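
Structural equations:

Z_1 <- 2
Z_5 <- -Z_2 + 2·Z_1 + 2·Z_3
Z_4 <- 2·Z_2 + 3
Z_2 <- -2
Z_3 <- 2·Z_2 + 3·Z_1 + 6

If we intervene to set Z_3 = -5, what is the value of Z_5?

-4

do(Z_3=-5) replaces the equation Z_3 <- 2·Z_2 + 3·Z_1 + 6 with the constant Z_3 = -5.
Z_5 = -Z_2 + 2·Z_1 + 2·Z_3  [with Z_2=-2, Z_1=2, Z_3=-5]  = -4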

──────────

EXERCISE REQUIREMENTS:
Keep the wording exact. Give all of the records again.

SOLVED PROBLEM:
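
Structural equations:

Z_1 <- 2
Z_5 <- -Z_2 + 2·Z_1 + 2·Z_3
Z_4 <- 2·Z_2 + 3
Z_2 <- -2
Z_3 <- 2·Z_2 + 3·Z_1 + 6

If we intervene to set Z_3 = -5, what is the value of Z_5?

-4

do(Z_3=-5) replaces the equation Z_3 <- 2·Z_2 + 3·Z_1 + 6 with the constant Z_3 = -5.
Z_5 = -Z_2 + 2·Z_1 + 2·Z_3  [with Z_2=-2, Z_1=2, Z_3=-5]  = -4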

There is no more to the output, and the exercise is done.